▸ **What is expected**
From the listing below, retype exactly the line holding "Let z(o, h)", the line holding "Answer: -26452/326295 ≈ -0.081068", and the lines between them; skip everything else.

▸ **Excerpted data**
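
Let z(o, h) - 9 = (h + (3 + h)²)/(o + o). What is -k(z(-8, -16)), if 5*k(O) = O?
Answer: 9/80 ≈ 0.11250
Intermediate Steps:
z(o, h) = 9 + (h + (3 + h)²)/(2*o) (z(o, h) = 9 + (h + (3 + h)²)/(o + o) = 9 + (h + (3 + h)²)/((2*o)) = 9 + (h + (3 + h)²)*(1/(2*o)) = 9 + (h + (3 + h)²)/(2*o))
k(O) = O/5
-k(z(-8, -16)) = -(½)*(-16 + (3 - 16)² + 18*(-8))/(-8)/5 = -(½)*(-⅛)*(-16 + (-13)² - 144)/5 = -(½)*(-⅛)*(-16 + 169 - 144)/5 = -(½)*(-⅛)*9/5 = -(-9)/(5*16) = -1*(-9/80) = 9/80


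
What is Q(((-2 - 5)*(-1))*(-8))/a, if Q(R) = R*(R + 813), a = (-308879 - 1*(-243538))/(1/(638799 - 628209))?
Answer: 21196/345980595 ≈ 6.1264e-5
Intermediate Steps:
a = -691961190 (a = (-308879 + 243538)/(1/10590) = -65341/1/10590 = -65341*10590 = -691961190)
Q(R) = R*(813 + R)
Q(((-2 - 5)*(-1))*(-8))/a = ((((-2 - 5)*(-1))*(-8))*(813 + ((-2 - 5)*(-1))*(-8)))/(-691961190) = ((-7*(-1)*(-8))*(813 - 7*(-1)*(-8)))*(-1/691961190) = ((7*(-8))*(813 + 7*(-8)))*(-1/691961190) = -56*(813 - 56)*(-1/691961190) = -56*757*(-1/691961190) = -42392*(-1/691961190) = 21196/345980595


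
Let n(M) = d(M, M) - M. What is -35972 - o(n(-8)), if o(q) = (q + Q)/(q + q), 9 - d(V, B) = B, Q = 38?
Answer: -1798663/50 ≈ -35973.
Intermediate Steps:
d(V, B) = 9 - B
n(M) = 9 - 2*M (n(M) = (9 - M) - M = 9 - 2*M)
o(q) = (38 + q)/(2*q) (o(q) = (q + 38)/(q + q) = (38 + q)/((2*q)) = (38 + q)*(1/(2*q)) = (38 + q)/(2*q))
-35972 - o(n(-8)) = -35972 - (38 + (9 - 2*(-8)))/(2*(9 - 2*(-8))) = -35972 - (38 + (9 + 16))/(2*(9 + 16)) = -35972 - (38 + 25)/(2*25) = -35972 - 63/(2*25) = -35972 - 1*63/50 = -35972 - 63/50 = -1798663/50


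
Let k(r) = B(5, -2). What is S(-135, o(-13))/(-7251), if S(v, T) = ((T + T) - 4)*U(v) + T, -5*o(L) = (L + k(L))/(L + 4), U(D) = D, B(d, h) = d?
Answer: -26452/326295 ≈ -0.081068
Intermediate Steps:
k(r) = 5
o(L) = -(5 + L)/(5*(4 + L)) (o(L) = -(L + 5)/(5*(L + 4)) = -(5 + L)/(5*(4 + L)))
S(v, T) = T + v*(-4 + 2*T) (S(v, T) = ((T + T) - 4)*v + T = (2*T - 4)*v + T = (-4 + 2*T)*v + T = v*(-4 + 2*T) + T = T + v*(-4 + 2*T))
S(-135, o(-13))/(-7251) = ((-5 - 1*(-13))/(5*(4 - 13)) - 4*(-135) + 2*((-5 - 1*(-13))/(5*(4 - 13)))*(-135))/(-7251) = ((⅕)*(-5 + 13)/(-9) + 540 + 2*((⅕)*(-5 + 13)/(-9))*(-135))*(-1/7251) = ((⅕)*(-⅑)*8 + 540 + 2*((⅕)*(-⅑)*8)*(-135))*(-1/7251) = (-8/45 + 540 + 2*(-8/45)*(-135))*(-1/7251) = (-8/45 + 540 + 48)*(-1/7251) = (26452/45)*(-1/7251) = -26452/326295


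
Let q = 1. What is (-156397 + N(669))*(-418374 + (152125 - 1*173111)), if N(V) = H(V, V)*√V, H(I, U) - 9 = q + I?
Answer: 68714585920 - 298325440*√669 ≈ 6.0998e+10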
...
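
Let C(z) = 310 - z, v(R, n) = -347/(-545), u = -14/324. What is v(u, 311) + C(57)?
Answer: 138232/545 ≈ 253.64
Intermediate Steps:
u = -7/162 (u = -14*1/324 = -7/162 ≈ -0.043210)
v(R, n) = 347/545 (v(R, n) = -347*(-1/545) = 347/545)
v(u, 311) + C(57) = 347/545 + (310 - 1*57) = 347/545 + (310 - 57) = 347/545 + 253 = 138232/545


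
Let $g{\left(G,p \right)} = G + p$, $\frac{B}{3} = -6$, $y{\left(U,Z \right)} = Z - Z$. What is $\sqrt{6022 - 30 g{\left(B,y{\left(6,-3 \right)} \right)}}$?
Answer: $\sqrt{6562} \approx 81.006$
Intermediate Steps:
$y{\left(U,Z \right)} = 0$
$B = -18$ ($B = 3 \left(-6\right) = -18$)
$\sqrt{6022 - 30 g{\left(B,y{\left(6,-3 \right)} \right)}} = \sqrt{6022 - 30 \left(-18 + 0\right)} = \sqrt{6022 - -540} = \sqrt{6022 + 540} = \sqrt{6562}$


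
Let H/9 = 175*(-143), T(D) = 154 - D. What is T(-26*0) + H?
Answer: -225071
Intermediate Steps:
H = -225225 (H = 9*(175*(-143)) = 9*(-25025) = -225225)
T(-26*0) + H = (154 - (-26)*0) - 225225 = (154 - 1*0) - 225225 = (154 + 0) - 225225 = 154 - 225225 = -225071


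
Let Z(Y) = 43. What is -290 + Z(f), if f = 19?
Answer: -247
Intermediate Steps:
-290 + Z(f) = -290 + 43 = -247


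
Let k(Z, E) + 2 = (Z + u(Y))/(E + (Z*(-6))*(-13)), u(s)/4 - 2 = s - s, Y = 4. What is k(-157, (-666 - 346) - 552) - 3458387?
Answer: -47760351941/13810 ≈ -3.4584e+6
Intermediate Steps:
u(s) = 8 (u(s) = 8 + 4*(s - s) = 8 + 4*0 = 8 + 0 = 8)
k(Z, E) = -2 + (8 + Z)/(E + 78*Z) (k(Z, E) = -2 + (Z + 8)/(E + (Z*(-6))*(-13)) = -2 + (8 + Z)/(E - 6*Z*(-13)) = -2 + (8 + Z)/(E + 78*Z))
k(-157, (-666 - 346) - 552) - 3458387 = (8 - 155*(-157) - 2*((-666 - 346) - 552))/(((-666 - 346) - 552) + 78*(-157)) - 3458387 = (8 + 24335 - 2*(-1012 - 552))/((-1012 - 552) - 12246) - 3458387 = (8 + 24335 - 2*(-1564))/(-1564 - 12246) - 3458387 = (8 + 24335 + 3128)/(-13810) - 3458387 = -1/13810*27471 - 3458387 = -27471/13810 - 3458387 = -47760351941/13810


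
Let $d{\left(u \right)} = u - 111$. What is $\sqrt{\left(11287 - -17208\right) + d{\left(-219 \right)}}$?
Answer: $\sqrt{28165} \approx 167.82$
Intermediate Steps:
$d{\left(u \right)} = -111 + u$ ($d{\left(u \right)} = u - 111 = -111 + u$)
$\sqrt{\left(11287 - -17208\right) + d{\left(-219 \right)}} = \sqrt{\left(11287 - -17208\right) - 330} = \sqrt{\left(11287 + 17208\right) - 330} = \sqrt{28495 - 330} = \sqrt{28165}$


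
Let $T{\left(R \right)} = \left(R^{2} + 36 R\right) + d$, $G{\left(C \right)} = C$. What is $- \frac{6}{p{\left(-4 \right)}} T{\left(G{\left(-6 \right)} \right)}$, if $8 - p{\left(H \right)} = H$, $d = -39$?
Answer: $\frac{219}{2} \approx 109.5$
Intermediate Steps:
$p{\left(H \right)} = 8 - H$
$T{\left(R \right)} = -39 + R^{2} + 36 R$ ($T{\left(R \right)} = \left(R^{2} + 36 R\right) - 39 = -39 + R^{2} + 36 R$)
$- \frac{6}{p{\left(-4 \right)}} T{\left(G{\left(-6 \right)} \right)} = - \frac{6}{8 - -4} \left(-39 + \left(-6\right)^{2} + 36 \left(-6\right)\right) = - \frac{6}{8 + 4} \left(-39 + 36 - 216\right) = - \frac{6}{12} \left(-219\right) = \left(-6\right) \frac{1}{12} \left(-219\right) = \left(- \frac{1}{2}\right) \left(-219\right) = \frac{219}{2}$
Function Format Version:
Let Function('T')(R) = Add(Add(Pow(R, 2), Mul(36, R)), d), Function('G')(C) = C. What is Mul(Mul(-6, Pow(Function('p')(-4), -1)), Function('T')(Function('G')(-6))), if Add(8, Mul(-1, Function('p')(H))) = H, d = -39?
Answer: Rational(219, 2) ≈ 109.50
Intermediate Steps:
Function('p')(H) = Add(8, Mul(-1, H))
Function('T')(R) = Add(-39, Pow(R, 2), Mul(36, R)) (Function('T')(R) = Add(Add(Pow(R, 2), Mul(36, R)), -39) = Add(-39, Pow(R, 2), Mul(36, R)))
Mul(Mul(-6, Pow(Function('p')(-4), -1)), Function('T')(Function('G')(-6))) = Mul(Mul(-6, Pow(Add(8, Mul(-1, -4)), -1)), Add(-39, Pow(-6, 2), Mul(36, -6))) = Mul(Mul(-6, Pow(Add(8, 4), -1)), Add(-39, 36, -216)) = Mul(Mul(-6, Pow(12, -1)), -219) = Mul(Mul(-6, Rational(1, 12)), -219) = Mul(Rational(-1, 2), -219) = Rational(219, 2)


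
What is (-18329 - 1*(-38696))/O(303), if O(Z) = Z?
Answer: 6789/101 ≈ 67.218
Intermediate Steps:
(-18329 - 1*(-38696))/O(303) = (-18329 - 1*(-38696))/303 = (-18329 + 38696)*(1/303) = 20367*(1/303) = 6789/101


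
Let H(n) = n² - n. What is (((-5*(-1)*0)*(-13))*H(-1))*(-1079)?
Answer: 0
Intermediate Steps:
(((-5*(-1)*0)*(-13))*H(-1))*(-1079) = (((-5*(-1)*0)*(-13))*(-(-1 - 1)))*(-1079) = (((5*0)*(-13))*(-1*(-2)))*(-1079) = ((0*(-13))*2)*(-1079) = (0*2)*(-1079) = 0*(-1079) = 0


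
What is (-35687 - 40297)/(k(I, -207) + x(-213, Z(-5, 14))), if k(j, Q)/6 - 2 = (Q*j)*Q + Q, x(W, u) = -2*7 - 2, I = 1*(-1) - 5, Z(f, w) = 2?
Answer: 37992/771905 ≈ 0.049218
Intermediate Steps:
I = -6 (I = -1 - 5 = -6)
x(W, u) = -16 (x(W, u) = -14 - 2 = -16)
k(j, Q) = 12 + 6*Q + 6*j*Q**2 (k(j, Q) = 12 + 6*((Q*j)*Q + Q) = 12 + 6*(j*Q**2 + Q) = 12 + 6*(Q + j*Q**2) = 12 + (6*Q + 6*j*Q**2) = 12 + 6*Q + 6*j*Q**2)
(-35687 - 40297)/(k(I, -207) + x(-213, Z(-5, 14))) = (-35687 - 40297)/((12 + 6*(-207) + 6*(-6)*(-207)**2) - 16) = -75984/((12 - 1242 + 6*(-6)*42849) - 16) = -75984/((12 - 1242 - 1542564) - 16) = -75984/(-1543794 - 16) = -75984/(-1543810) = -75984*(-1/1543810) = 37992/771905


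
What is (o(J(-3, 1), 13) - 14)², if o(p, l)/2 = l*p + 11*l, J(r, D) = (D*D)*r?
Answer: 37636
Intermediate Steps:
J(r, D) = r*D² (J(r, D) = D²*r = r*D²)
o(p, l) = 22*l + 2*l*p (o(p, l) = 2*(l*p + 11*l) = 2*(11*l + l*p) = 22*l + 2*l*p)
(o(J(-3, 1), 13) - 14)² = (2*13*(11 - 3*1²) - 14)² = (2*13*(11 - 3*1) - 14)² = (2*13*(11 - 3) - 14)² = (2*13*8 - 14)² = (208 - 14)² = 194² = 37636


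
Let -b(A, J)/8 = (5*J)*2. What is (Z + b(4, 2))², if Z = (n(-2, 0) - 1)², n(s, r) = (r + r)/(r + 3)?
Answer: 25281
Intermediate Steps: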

▸ **Result**
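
Let z(o, h) - 9 = (h + (3 + h)²)/(o + o). What is -k(z(-8, -16)), if 5*k(O) = O?
Answer: 9/80 ≈ 0.11250
Intermediate Steps:
z(o, h) = 9 + (h + (3 + h)²)/(2*o) (z(o, h) = 9 + (h + (3 + h)²)/(o + o) = 9 + (h + (3 + h)²)/((2*o)) = 9 + (h + (3 + h)²)*(1/(2*o)) = 9 + (h + (3 + h)²)/(2*o))
k(O) = O/5
-k(z(-8, -16)) = -(½)*(-16 + (3 - 16)² + 18*(-8))/(-8)/5 = -(½)*(-⅛)*(-16 + (-13)² - 144)/5 = -(½)*(-⅛)*(-16 + 169 - 144)/5 = -(½)*(-⅛)*9/5 = -(-9)/(5*16) = -1*(-9/80) = 9/80


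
What is Q(((-2 - 5)*(-1))*(-8))/a, if Q(R) = R*(R + 813), a = (-308879 - 1*(-243538))/(1/(638799 - 628209))?
Answer: 21196/345980595 ≈ 6.1264e-5
Intermediate Steps:
a = -691961190 (a = (-308879 + 243538)/(1/10590) = -65341/1/10590 = -65341*10590 = -691961190)
Q(R) = R*(813 + R)
Q(((-2 - 5)*(-1))*(-8))/a = ((((-2 - 5)*(-1))*(-8))*(813 + ((-2 - 5)*(-1))*(-8)))/(-691961190) = ((-7*(-1)*(-8))*(813 - 7*(-1)*(-8)))*(-1/691961190) = ((7*(-8))*(813 + 7*(-8)))*(-1/691961190) = -56*(813 - 56)*(-1/691961190) = -56*757*(-1/691961190) = -42392*(-1/691961190) = 21196/345980595


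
Let n(M) = d(M, M) - M. What is -35972 - o(n(-8)), if o(q) = (q + Q)/(q + q), 9 - d(V, B) = B, Q = 38?
Answer: -1798663/50 ≈ -35973.
Intermediate Steps:
d(V, B) = 9 - B
n(M) = 9 - 2*M (n(M) = (9 - M) - M = 9 - 2*M)
o(q) = (38 + q)/(2*q) (o(q) = (q + 38)/(q + q) = (38 + q)/((2*q)) = (38 + q)*(1/(2*q)) = (38 + q)/(2*q))
-35972 - o(n(-8)) = -35972 - (38 + (9 - 2*(-8)))/(2*(9 - 2*(-8))) = -35972 - (38 + (9 + 16))/(2*(9 + 16)) = -35972 - (38 + 25)/(2*25) = -35972 - 63/(2*25) = -35972 - 1*63/50 = -35972 - 63/50 = -1798663/50


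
Let k(r) = B(5, -2). What is S(-135, o(-13))/(-7251), if S(v, T) = ((T + T) - 4)*U(v) + T, -5*o(L) = (L + k(L))/(L + 4), U(D) = D, B(d, h) = d?
Answer: -26452/326295 ≈ -0.081068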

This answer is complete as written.